*Stored data*.
#####

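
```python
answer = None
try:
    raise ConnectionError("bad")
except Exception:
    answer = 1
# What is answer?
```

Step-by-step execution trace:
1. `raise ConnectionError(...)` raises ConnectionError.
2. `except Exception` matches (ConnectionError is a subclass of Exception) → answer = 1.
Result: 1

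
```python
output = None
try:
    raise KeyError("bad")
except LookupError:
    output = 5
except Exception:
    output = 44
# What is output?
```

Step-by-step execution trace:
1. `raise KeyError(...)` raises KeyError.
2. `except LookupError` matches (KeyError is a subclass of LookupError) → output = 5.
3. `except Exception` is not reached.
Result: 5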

#####

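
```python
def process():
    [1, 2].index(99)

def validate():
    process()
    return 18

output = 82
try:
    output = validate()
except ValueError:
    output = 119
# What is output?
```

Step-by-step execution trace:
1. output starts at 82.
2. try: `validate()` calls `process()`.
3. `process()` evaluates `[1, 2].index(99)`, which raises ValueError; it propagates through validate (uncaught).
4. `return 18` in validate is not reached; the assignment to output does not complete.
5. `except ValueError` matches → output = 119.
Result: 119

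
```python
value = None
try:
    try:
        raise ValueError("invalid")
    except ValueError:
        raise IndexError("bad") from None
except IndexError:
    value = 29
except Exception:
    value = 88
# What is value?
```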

#####

*Aim of the exercise*. Work out how many lines in the records above contain the word "None", and reply with that number alone.

*Exercise answer*. 4